**Task item:**
Reproduce the listing exactly, so that no line differs from the original.

**Material for this task:**
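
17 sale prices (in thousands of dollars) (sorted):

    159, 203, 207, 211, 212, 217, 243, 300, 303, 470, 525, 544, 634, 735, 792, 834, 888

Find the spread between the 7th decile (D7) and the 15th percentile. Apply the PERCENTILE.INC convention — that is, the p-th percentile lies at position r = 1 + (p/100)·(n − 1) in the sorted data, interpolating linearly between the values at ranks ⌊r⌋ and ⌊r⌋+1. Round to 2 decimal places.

n = 17.
P15: r = 3.4; ranks 3–4 are 207, 211; interpolating gives 208.6.
P70: r = 12.2; ranks 12–13 are 544, 634; interpolating gives 562.
Difference: 562 − 208.6 = 353.4.

353.40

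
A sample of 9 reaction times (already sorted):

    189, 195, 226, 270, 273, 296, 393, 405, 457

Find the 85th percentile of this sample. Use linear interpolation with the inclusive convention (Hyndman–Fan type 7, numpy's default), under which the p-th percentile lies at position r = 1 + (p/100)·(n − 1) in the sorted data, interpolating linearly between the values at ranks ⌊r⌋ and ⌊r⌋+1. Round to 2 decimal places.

n = 9.
r = 1 + (85/100)·(9 − 1) = 1 + 6.8 = 7.8.
Rank 7 is 393 and rank 8 is 405.
Interpolate: 393 + 0.8·(405 − 393) = 393 + 0.8·12 = 402.6.

402.60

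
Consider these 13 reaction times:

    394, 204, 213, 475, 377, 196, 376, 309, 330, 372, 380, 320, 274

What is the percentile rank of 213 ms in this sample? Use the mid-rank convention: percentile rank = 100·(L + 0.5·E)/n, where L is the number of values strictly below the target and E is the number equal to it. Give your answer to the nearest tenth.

19.2

Sorted: 196, 204, 213, 274, 309, 320, 330, 372, 376, 377, 380, 394, 475.
Count below 213: L = 2; count equal: E = 1; n = 13.
Percentile rank = 100·(2 + 0.5·1)/13 = 100·2.5/13 = 19.23.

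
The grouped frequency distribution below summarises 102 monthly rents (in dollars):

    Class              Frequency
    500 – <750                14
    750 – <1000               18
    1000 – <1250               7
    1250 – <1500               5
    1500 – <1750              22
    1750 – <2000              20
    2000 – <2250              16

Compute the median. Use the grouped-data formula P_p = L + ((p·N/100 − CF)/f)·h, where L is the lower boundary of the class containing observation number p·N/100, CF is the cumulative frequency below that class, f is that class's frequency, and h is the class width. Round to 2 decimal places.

1579.55

N = 102; target position k = 50/100 · 102 = 51.
Cumulative frequencies: 14, 32, 39, 44, 66, 86, 102.
Observation 51 falls in the class 1500 – <1750.
L = 1500, CF = 44, f = 22, h = 250.
P50 = 1500 + ((51 − 44)/22)·250 = 1500 + 79.5455 = 1579.55.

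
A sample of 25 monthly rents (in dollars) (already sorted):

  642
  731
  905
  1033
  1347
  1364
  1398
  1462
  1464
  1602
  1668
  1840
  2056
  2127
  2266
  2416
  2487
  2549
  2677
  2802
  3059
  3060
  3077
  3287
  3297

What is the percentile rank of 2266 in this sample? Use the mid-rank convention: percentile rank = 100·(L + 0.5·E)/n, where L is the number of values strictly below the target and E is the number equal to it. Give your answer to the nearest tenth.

Count below 2266: L = 14; count equal: E = 1; n = 25.
Percentile rank = 100·(14 + 0.5·1)/25 = 100·14.5/25 = 58.

58.0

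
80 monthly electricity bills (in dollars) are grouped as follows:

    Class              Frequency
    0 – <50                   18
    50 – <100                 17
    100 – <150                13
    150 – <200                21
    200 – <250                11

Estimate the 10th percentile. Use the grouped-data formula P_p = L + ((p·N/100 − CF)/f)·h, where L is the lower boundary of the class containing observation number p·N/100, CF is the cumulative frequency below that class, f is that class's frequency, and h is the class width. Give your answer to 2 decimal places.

N = 80; target position k = 10/100 · 80 = 8.
Cumulative frequencies: 18, 35, 48, 69, 80.
Observation 8 falls in the class 0 – <50.
L = 0, CF = 0, f = 18, h = 50.
P10 = 0 + ((8 − 0)/18)·50 = 0 + 22.2222 = 22.2222.

22.22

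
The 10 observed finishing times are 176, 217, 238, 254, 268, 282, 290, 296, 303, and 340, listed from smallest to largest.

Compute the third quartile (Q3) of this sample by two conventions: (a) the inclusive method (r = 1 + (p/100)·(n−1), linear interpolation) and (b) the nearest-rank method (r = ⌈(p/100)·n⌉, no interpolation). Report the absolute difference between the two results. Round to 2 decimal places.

1.50

n = 10.
(a) r = 7.75; between ranks 7 (290) and 8 (296): 294.5.
(b) the nearest-rank method: rank 8 → 296.
|294.5 − 296| = 1.5.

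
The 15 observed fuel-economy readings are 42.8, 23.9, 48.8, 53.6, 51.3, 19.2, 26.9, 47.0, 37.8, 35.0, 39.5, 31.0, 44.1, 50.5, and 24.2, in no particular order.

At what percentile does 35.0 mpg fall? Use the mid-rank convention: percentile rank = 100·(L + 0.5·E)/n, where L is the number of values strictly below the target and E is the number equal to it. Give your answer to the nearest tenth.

Sorted: 19.2, 23.9, 24.2, 26.9, 31.0, 35.0, 37.8, 39.5, 42.8, 44.1, 47.0, 48.8, 50.5, 51.3, 53.6.
Count below 35.0: L = 5; count equal: E = 1; n = 15.
Percentile rank = 100·(5 + 0.5·1)/15 = 100·5.5/15 = 36.67.

36.7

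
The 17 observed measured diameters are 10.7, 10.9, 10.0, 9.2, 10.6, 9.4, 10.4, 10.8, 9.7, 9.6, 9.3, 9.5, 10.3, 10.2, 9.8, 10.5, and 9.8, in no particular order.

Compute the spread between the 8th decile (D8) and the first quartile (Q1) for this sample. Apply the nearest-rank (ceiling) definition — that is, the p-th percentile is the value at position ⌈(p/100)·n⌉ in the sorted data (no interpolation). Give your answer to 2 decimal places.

Sorted: 9.2, 9.3, 9.4, 9.5, 9.6, 9.7, 9.8, 9.8, 10.0, 10.2, 10.3, 10.4, 10.5, 10.6, 10.7, 10.8, 10.9.
n = 17.
P25: rank ⌈25/100·17⌉ = 5 → 9.6.
P80: rank ⌈80/100·17⌉ = 14 → 10.6.
Difference: 10.6 − 9.6 = 1.

1.00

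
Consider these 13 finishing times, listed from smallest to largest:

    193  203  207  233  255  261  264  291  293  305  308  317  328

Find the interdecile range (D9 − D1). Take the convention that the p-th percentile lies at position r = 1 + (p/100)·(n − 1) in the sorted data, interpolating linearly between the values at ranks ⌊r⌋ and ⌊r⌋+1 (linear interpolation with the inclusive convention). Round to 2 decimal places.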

**Task result:**
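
17 sale prices (in thousands of dollars) (sorted):

    159, 203, 207, 211, 212, 217, 243, 300, 303, 470, 525, 544, 634, 735, 792, 834, 888

Find the spread between the 7th decile (D7) and the 15th percentile. Apply the PERCENTILE.INC convention — that is, the p-th percentile lies at position r = 1 + (p/100)·(n − 1) in the sorted data, interpolating linearly between the values at ranks ⌊r⌋ and ⌊r⌋+1. Round to 2 decimal places.

n = 17.
P15: r = 3.4; ranks 3–4 are 207, 211; interpolating gives 208.6.
P70: r = 12.2; ranks 12–13 are 544, 634; interpolating gives 562.
Difference: 562 − 208.6 = 353.4.

353.40

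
A sample of 9 reaction times (already sorted):

    189, 195, 226, 270, 273, 296, 393, 405, 457

Find the 85th percentile of this sample. Use linear interpolation with the inclusive convention (Hyndman–Fan type 7, numpy's default), under which the p-th percentile lies at position r = 1 + (p/100)·(n − 1) in the sorted data, interpolating linearly between the values at ranks ⌊r⌋ and ⌊r⌋+1. Round to 2 decimal places.

n = 9.
r = 1 + (85/100)·(9 − 1) = 1 + 6.8 = 7.8.
Rank 7 is 393 and rank 8 is 405.
Interpolate: 393 + 0.8·(405 − 393) = 393 + 0.8·12 = 402.6.

402.60

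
Consider these 13 reaction times:

    394, 204, 213, 475, 377, 196, 376, 309, 330, 372, 380, 320, 274

What is the percentile rank of 213 ms in this sample? Use the mid-rank convention: percentile rank = 100·(L + 0.5·E)/n, where L is the number of values strictly below the target and E is the number equal to it. Give your answer to the nearest tenth.

19.2

Sorted: 196, 204, 213, 274, 309, 320, 330, 372, 376, 377, 380, 394, 475.
Count below 213: L = 2; count equal: E = 1; n = 13.
Percentile rank = 100·(2 + 0.5·1)/13 = 100·2.5/13 = 19.23.

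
The grouped frequency distribution below summarises 102 monthly rents (in dollars):

    Class              Frequency
    500 – <750                14
    750 – <1000               18
    1000 – <1250               7
    1250 – <1500               5
    1500 – <1750              22
    1750 – <2000              20
    2000 – <2250              16

Compute the median. Use the grouped-data formula P_p = L + ((p·N/100 − CF)/f)·h, where L is the lower boundary of the class containing observation number p·N/100, CF is the cumulative frequency below that class, f is that class's frequency, and h is the class width. Round to 2 decimal places.

1579.55

N = 102; target position k = 50/100 · 102 = 51.
Cumulative frequencies: 14, 32, 39, 44, 66, 86, 102.
Observation 51 falls in the class 1500 – <1750.
L = 1500, CF = 44, f = 22, h = 250.
P50 = 1500 + ((51 − 44)/22)·250 = 1500 + 79.5455 = 1579.55.

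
A sample of 25 monthly rents (in dollars) (already sorted):

  642
  731
  905
  1033
  1347
  1364
  1398
  1462
  1464
  1602
  1668
  1840
  2056
  2127
  2266
  2416
  2487
  2549
  2677
  2802
  3059
  3060
  3077
  3287
  3297

What is the percentile rank of 2266 in this sample? Use the mid-rank convention: percentile rank = 100·(L + 0.5·E)/n, where L is the number of values strictly below the target and E is the number equal to it. Give your answer to the nearest tenth.

Count below 2266: L = 14; count equal: E = 1; n = 25.
Percentile rank = 100·(14 + 0.5·1)/25 = 100·14.5/25 = 58.

58.0

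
80 monthly electricity bills (in dollars) are grouped as follows:

    Class              Frequency
    0 – <50                   18
    50 – <100                 17
    100 – <150                13
    150 – <200                21
    200 – <250                11

Estimate the 10th percentile. Use the grouped-data formula P_p = L + ((p·N/100 − CF)/f)·h, where L is the lower boundary of the class containing observation number p·N/100, CF is the cumulative frequency below that class, f is that class's frequency, and h is the class width. Give your answer to 2 decimal places.

N = 80; target position k = 10/100 · 80 = 8.
Cumulative frequencies: 18, 35, 48, 69, 80.
Observation 8 falls in the class 0 – <50.
L = 0, CF = 0, f = 18, h = 50.
P10 = 0 + ((8 − 0)/18)·50 = 0 + 22.2222 = 22.2222.

22.22

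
The 10 observed finishing times are 176, 217, 238, 254, 268, 282, 290, 296, 303, and 340, listed from smallest to largest.

Compute the third quartile (Q3) of this sample by two conventions: (a) the inclusive method (r = 1 + (p/100)·(n−1), linear interpolation) and (b) the nearest-rank method (r = ⌈(p/100)·n⌉, no interpolation). Report the absolute difference between the two results. Round to 2 decimal places.

1.50

n = 10.
(a) r = 7.75; between ranks 7 (290) and 8 (296): 294.5.
(b) the nearest-rank method: rank 8 → 296.
|294.5 − 296| = 1.5.

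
The 15 observed fuel-economy readings are 42.8, 23.9, 48.8, 53.6, 51.3, 19.2, 26.9, 47.0, 37.8, 35.0, 39.5, 31.0, 44.1, 50.5, and 24.2, in no particular order.

At what percentile does 35.0 mpg fall? Use the mid-rank convention: percentile rank = 100·(L + 0.5·E)/n, where L is the number of values strictly below the target and E is the number equal to it. Give your answer to the nearest tenth.

Sorted: 19.2, 23.9, 24.2, 26.9, 31.0, 35.0, 37.8, 39.5, 42.8, 44.1, 47.0, 48.8, 50.5, 51.3, 53.6.
Count below 35.0: L = 5; count equal: E = 1; n = 15.
Percentile rank = 100·(5 + 0.5·1)/15 = 100·5.5/15 = 36.67.

36.7

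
The 17 observed measured diameters are 10.7, 10.9, 10.0, 9.2, 10.6, 9.4, 10.4, 10.8, 9.7, 9.6, 9.3, 9.5, 10.3, 10.2, 9.8, 10.5, and 9.8, in no particular order.

Compute the spread between the 8th decile (D8) and the first quartile (Q1) for this sample. Apply the nearest-rank (ceiling) definition — that is, the p-th percentile is the value at position ⌈(p/100)·n⌉ in the sorted data (no interpolation). Give your answer to 2 decimal places.

Sorted: 9.2, 9.3, 9.4, 9.5, 9.6, 9.7, 9.8, 9.8, 10.0, 10.2, 10.3, 10.4, 10.5, 10.6, 10.7, 10.8, 10.9.
n = 17.
P25: rank ⌈25/100·17⌉ = 5 → 9.6.
P80: rank ⌈80/100·17⌉ = 14 → 10.6.
Difference: 10.6 − 9.6 = 1.

1.00

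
Consider these 13 finishing times, listed from smallest to largest:

    193  203  207  233  255  261  264  291  293  305  308  317  328

Find the interdecile range (D9 − D1). Take the convention that the p-th percentile lies at position r = 1 + (p/100)·(n − 1) in the sorted data, interpolating linearly between the values at ranks ⌊r⌋ and ⌊r⌋+1 (linear interpolation with the inclusive convention). Round to 2 decimal places.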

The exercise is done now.